**AIM OF THE TASK**
The whole answer is the data below, retyped exactly.

━━━━━━━━━━

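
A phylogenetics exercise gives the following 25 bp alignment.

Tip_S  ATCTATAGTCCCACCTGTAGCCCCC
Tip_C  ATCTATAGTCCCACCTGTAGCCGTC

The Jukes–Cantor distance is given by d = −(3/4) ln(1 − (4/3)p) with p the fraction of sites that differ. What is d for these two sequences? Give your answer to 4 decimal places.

0.0846

Mismatches occur at site 23 (C↔G), site 24 (C↔T).
p = 2/25 = 0.080000.
d = −0.75 · ln(1 − (4/3)·0.080000) = −0.75 · ln(0.893333) = −0.75 · (-0.112796) = 0.0846.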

━━━━━━━━━━

**TASK ANSWER**
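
A phylogenetics exercise gives the following 25 bp alignment.

Tip_S  ATCTATAGTCCCACCTGTAGCCCCC
Tip_C  ATCTATAGTCCCACCTGTAGCCGTC

The Jukes–Cantor distance is given by d = −(3/4) ln(1 − (4/3)p) with p the fraction of sites that differ. What is d for these two sequences? Give your answer to 4 decimal places.

0.0846

Mismatches occur at site 23 (C↔G), site 24 (C↔T).
p = 2/25 = 0.080000.
d = −0.75 · ln(1 − (4/3)·0.080000) = −0.75 · ln(0.893333) = −0.75 · (-0.112796) = 0.0846.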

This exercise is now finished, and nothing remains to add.